Problem to work on: The data are to be restated in full, exactly as presented.

Dataset entries:
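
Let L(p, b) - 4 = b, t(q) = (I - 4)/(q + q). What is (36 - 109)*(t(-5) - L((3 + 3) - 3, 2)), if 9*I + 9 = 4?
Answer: 36427/90 ≈ 404.74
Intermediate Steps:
I = -5/9 (I = -1 + (1/9)*4 = -1 + 4/9 = -5/9 ≈ -0.55556)
t(q) = -41/(18*q) (t(q) = (-5/9 - 4)/(q + q) = -41*1/(2*q)/9 = -41/(18*q))
L(p, b) = 4 + b
(36 - 109)*(t(-5) - L((3 + 3) - 3, 2)) = (36 - 109)*(-41/18/(-5) - (4 + 2)) = -73*(-41/18*(-1/5) - 1*6) = -73*(41/90 - 6) = -73*(-499/90) = 36427/90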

Response:
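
Let L(p, b) - 4 = b, t(q) = (I - 4)/(q + q). What is (36 - 109)*(t(-5) - L((3 + 3) - 3, 2)), if 9*I + 9 = 4?
Answer: 36427/90 ≈ 404.74
Intermediate Steps:
I = -5/9 (I = -1 + (1/9)*4 = -1 + 4/9 = -5/9 ≈ -0.55556)
t(q) = -41/(18*q) (t(q) = (-5/9 - 4)/(q + q) = -41*1/(2*q)/9 = -41/(18*q))
L(p, b) = 4 + b
(36 - 109)*(t(-5) - L((3 + 3) - 3, 2)) = (36 - 109)*(-41/18/(-5) - (4 + 2)) = -73*(-41/18*(-1/5) - 1*6) = -73*(41/90 - 6) = -73*(-499/90) = 36427/90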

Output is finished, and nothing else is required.